╔══
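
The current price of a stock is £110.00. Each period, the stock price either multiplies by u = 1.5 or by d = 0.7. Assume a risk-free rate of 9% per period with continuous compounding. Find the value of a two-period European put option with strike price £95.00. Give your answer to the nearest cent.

£8.83

Risk-neutral probability p = (e^0.09 − 0.7)/(1.5 − 0.7) = 0.3942/0.8000 = 0.4927
Terminal stock prices: S_uu = 247.5, S_ud = 115.5, S_dd = 53.9
Terminal payoffs (K − S): max(-152.5, 0) = 0, max(-20.5, 0) = 0, max(41.1, 0) = 41.1
Node u (S = 165): V_u = e^(−0.09)·[0.4927·0.0000 + 0.5073·0.0000] = 0.0000
Node d (S = 77): V_d = e^(−0.09)·[0.4927·0.0000 + 0.5073·41.1000] = 19.0548
Node 0 (S = 110): V_0 = e^(−0.09)·[0.4927·0.0000 + 0.5073·19.0548] = 8.8342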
╚══
Return all of the entries above exactly as they stand.

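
The current price of a stock is £110.00. Each period, the stock price either multiplies by u = 1.5 or by d = 0.7. Assume a risk-free rate of 9% per period with continuous compounding. Find the value of a two-period European put option with strike price £95.00. Give your answer to the nearest cent.

£8.83

Risk-neutral probability p = (e^0.09 − 0.7)/(1.5 − 0.7) = 0.3942/0.8000 = 0.4927
Terminal stock prices: S_uu = 247.5, S_ud = 115.5, S_dd = 53.9
Terminal payoffs (K − S): max(-152.5, 0) = 0, max(-20.5, 0) = 0, max(41.1, 0) = 41.1
Node u (S = 165): V_u = e^(−0.09)·[0.4927·0.0000 + 0.5073·0.0000] = 0.0000
Node d (S = 77): V_d = e^(−0.09)·[0.4927·0.0000 + 0.5073·41.1000] = 19.0548
Node 0 (S = 110): V_0 = e^(−0.09)·[0.4927·0.0000 + 0.5073·19.0548] = 8.8342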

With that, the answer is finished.